[Task directions]:
Type the entries again, word for word.

[Available data]:
..............................

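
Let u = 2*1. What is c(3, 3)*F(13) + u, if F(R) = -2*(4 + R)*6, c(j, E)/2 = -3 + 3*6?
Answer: -6118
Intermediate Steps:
u = 2
c(j, E) = 30 (c(j, E) = 2*(-3 + 3*6) = 2*(-3 + 18) = 2*15 = 30)
F(R) = -48 - 12*R (F(R) = (-8 - 2*R)*6 = -48 - 12*R)
c(3, 3)*F(13) + u = 30*(-48 - 12*13) + 2 = 30*(-48 - 156) + 2 = 30*(-204) + 2 = -6120 + 2 = -6118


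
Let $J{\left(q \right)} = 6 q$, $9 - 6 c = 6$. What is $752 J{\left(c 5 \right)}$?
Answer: $11280$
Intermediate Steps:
$c = \frac{1}{2}$ ($c = \frac{3}{2} - 1 = \frac{1}{2} \approx 0.5$)
$752 J{\left(c 5 \right)} = 752 \cdot 6 \cdot \frac{1}{2} \cdot 5 = 752 \cdot 6 \cdot \frac{5}{2} = 752 \cdot 15 = 11280$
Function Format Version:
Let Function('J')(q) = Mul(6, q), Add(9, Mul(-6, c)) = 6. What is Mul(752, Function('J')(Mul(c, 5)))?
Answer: 11280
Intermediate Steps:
c = Rational(1, 2) (c = Add(Rational(3, 2), Mul(Rational(-1, 6), 6)) = Add(Rational(3, 2), -1) = Rational(1, 2) ≈ 0.50000)
Mul(752, Function('J')(Mul(c, 5))) = Mul(752, Mul(6, Mul(Rational(1, 2), 5))) = Mul(752, Mul(6, Rational(5, 2))) = Mul(752, 15) = 11280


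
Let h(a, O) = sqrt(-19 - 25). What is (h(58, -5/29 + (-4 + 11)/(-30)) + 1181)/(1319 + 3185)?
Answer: 1181/4504 + I*sqrt(11)/2252 ≈ 0.26221 + 0.0014727*I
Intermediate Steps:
h(a, O) = 2*I*sqrt(11) (h(a, O) = sqrt(-44) = 2*I*sqrt(11))
(h(58, -5/29 + (-4 + 11)/(-30)) + 1181)/(1319 + 3185) = (2*I*sqrt(11) + 1181)/(1319 + 3185) = (1181 + 2*I*sqrt(11))/4504 = (1181 + 2*I*sqrt(11))*(1/4504) = 1181/4504 + I*sqrt(11)/2252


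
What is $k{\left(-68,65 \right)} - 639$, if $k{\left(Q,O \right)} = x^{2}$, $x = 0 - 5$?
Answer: $-614$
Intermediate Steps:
$x = -5$ ($x = 0 - 5 = -5$)
$k{\left(Q,O \right)} = 25$ ($k{\left(Q,O \right)} = \left(-5\right)^{2} = 25$)
$k{\left(-68,65 \right)} - 639 = 25 - 639 = -614$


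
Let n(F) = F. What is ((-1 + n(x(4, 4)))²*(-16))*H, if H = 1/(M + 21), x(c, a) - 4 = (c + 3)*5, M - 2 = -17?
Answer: -11552/3 ≈ -3850.7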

..............................

[Answer for this exercise]:
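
Let u = 2*1. What is c(3, 3)*F(13) + u, if F(R) = -2*(4 + R)*6, c(j, E)/2 = -3 + 3*6?
Answer: -6118
Intermediate Steps:
u = 2
c(j, E) = 30 (c(j, E) = 2*(-3 + 3*6) = 2*(-3 + 18) = 2*15 = 30)
F(R) = -48 - 12*R (F(R) = (-8 - 2*R)*6 = -48 - 12*R)
c(3, 3)*F(13) + u = 30*(-48 - 12*13) + 2 = 30*(-48 - 156) + 2 = 30*(-204) + 2 = -6120 + 2 = -6118


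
Let $J{\left(q \right)} = 6 q$, $9 - 6 c = 6$. What is $752 J{\left(c 5 \right)}$?
Answer: $11280$
Intermediate Steps:
$c = \frac{1}{2}$ ($c = \frac{3}{2} - 1 = \frac{1}{2} \approx 0.5$)
$752 J{\left(c 5 \right)} = 752 \cdot 6 \cdot \frac{1}{2} \cdot 5 = 752 \cdot 6 \cdot \frac{5}{2} = 752 \cdot 15 = 11280$
Function Format Version:
Let Function('J')(q) = Mul(6, q), Add(9, Mul(-6, c)) = 6. What is Mul(752, Function('J')(Mul(c, 5)))?
Answer: 11280
Intermediate Steps:
c = Rational(1, 2) (c = Add(Rational(3, 2), Mul(Rational(-1, 6), 6)) = Add(Rational(3, 2), -1) = Rational(1, 2) ≈ 0.50000)
Mul(752, Function('J')(Mul(c, 5))) = Mul(752, Mul(6, Mul(Rational(1, 2), 5))) = Mul(752, Mul(6, Rational(5, 2))) = Mul(752, 15) = 11280


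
Let h(a, O) = sqrt(-19 - 25). What is (h(58, -5/29 + (-4 + 11)/(-30)) + 1181)/(1319 + 3185)?
Answer: 1181/4504 + I*sqrt(11)/2252 ≈ 0.26221 + 0.0014727*I
Intermediate Steps:
h(a, O) = 2*I*sqrt(11) (h(a, O) = sqrt(-44) = 2*I*sqrt(11))
(h(58, -5/29 + (-4 + 11)/(-30)) + 1181)/(1319 + 3185) = (2*I*sqrt(11) + 1181)/(1319 + 3185) = (1181 + 2*I*sqrt(11))/4504 = (1181 + 2*I*sqrt(11))*(1/4504) = 1181/4504 + I*sqrt(11)/2252


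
What is $k{\left(-68,65 \right)} - 639$, if $k{\left(Q,O \right)} = x^{2}$, $x = 0 - 5$?
Answer: $-614$
Intermediate Steps:
$x = -5$ ($x = 0 - 5 = -5$)
$k{\left(Q,O \right)} = 25$ ($k{\left(Q,O \right)} = \left(-5\right)^{2} = 25$)
$k{\left(-68,65 \right)} - 639 = 25 - 639 = -614$


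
Let n(F) = F. What is ((-1 + n(x(4, 4)))²*(-16))*H, if H = 1/(M + 21), x(c, a) - 4 = (c + 3)*5, M - 2 = -17?
Answer: -11552/3 ≈ -3850.7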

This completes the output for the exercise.